▶ **What to produce**:
Repeat nothing but the lines below running from the one containing "G(s) = 50 / (s^2 + 10s + 29)" to the one containing "G(s) = 25 / (s + 10)". Keep both end lines.

Dataset entries:
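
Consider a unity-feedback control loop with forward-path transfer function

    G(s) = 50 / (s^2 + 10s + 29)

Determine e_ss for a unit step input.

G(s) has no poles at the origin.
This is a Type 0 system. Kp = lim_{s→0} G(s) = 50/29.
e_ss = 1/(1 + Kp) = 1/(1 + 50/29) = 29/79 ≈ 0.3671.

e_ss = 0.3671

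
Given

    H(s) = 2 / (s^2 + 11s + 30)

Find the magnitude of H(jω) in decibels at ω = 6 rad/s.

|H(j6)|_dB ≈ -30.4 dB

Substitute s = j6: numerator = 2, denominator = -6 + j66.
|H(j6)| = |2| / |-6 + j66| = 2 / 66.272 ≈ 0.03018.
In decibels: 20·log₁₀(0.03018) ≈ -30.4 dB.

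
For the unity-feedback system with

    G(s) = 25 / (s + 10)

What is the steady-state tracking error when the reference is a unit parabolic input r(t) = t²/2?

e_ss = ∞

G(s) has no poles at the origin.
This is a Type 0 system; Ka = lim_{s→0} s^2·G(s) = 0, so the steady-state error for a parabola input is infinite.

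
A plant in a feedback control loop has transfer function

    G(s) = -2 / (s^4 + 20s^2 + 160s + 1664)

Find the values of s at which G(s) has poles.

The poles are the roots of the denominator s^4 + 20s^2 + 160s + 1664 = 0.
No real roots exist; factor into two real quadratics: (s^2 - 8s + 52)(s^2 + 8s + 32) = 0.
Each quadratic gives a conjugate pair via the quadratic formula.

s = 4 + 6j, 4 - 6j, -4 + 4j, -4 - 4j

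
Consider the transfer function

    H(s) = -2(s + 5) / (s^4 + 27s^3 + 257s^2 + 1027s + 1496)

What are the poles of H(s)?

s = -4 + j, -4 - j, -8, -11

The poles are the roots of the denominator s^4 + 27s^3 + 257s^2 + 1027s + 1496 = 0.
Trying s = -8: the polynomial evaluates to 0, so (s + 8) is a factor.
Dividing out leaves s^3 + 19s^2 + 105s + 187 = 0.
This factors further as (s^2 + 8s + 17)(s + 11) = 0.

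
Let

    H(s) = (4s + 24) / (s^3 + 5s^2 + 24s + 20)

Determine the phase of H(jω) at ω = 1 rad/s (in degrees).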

...

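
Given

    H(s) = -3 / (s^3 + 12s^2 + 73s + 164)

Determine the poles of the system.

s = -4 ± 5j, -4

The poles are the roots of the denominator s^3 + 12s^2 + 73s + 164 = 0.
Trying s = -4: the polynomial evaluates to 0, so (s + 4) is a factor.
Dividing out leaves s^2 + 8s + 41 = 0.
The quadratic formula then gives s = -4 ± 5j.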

▶ **Output for this exercise**:
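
    G(s) = 50 / (s^2 + 10s + 29)

Determine e_ss for a unit step input.

G(s) has no poles at the origin.
This is a Type 0 system. Kp = lim_{s→0} G(s) = 50/29.
e_ss = 1/(1 + Kp) = 1/(1 + 50/29) = 29/79 ≈ 0.3671.

e_ss = 0.3671

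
Given

    H(s) = 2 / (s^2 + 11s + 30)

Find the magnitude of H(jω) in decibels at ω = 6 rad/s.

|H(j6)|_dB ≈ -30.4 dB

Substitute s = j6: numerator = 2, denominator = -6 + j66.
|H(j6)| = |2| / |-6 + j66| = 2 / 66.272 ≈ 0.03018.
In decibels: 20·log₁₀(0.03018) ≈ -30.4 dB.

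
For the unity-feedback system with

    G(s) = 25 / (s + 10)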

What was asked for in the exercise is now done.